▶ **RECORDS TO USE**
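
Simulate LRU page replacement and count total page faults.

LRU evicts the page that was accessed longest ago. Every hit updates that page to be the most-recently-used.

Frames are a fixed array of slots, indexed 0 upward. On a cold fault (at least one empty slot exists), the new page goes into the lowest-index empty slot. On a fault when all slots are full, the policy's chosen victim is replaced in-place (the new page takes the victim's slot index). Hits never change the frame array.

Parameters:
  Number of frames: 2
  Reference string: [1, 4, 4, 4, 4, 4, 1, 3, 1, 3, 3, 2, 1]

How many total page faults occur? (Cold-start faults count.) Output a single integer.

Step 0: ref 1 → FAULT, frames=[1,-]
Step 1: ref 4 → FAULT, frames=[1,4]
Step 2: ref 4 → HIT, frames=[1,4]
Step 3: ref 4 → HIT, frames=[1,4]
Step 4: ref 4 → HIT, frames=[1,4]
Step 5: ref 4 → HIT, frames=[1,4]
Step 6: ref 1 → HIT, frames=[1,4]
Step 7: ref 3 → FAULT (evict 4), frames=[1,3]
Step 8: ref 1 → HIT, frames=[1,3]
Step 9: ref 3 → HIT, frames=[1,3]
Step 10: ref 3 → HIT, frames=[1,3]
Step 11: ref 2 → FAULT (evict 1), frames=[2,3]
Step 12: ref 1 → FAULT (evict 3), frames=[2,1]
Total faults: 5

Answer: 5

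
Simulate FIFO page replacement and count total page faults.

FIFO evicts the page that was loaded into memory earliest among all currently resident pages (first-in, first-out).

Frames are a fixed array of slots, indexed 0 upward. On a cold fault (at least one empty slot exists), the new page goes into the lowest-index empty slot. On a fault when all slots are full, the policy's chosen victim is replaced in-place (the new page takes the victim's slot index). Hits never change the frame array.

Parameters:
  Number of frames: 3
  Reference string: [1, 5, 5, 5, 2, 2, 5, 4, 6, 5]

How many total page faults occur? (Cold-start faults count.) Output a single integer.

Step 0: ref 1 → FAULT, frames=[1,-,-]
Step 1: ref 5 → FAULT, frames=[1,5,-]
Step 2: ref 5 → HIT, frames=[1,5,-]
Step 3: ref 5 → HIT, frames=[1,5,-]
Step 4: ref 2 → FAULT, frames=[1,5,2]
Step 5: ref 2 → HIT, frames=[1,5,2]
Step 6: ref 5 → HIT, frames=[1,5,2]
Step 7: ref 4 → FAULT (evict 1), frames=[4,5,2]
Step 8: ref 6 → FAULT (evict 5), frames=[4,6,2]
Step 9: ref 5 → FAULT (evict 2), frames=[4,6,5]
Total faults: 6

Answer: 6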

▶ **TASK OBJECTIVE**
Would you copy out each record precisely as it stands?

▶ **RESPONSE FOR THIS EXERCISE**
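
Simulate LRU page replacement and count total page faults.

LRU evicts the page that was accessed longest ago. Every hit updates that page to be the most-recently-used.

Frames are a fixed array of slots, indexed 0 upward. On a cold fault (at least one empty slot exists), the new page goes into the lowest-index empty slot. On a fault when all slots are full, the policy's chosen victim is replaced in-place (the new page takes the victim's slot index). Hits never change the frame array.

Parameters:
  Number of frames: 2
  Reference string: [1, 4, 4, 4, 4, 4, 1, 3, 1, 3, 3, 2, 1]

How many total page faults occur? (Cold-start faults count.) Output a single integer.

Step 0: ref 1 → FAULT, frames=[1,-]
Step 1: ref 4 → FAULT, frames=[1,4]
Step 2: ref 4 → HIT, frames=[1,4]
Step 3: ref 4 → HIT, frames=[1,4]
Step 4: ref 4 → HIT, frames=[1,4]
Step 5: ref 4 → HIT, frames=[1,4]
Step 6: ref 1 → HIT, frames=[1,4]
Step 7: ref 3 → FAULT (evict 4), frames=[1,3]
Step 8: ref 1 → HIT, frames=[1,3]
Step 9: ref 3 → HIT, frames=[1,3]
Step 10: ref 3 → HIT, frames=[1,3]
Step 11: ref 2 → FAULT (evict 1), frames=[2,3]
Step 12: ref 1 → FAULT (evict 3), frames=[2,1]
Total faults: 5

Answer: 5

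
Simulate FIFO page replacement and count total page faults.

FIFO evicts the page that was loaded into memory earliest among all currently resident pages (first-in, first-out).

Frames are a fixed array of slots, indexed 0 upward. On a cold fault (at least one empty slot exists), the new page goes into the lowest-index empty slot. On a fault when all slots are full, the policy's chosen victim is replaced in-place (the new page takes the victim's slot index). Hits never change the frame array.

Parameters:
  Number of frames: 3
  Reference string: [1, 5, 5, 5, 2, 2, 5, 4, 6, 5]

How many total page faults occur? (Cold-start faults count.) Output a single integer.

Step 0: ref 1 → FAULT, frames=[1,-,-]
Step 1: ref 5 → FAULT, frames=[1,5,-]
Step 2: ref 5 → HIT, frames=[1,5,-]
Step 3: ref 5 → HIT, frames=[1,5,-]
Step 4: ref 2 → FAULT, frames=[1,5,2]
Step 5: ref 2 → HIT, frames=[1,5,2]
Step 6: ref 5 → HIT, frames=[1,5,2]
Step 7: ref 4 → FAULT (evict 1), frames=[4,5,2]
Step 8: ref 6 → FAULT (evict 5), frames=[4,6,2]
Step 9: ref 5 → FAULT (evict 2), frames=[4,6,5]
Total faults: 6

Answer: 6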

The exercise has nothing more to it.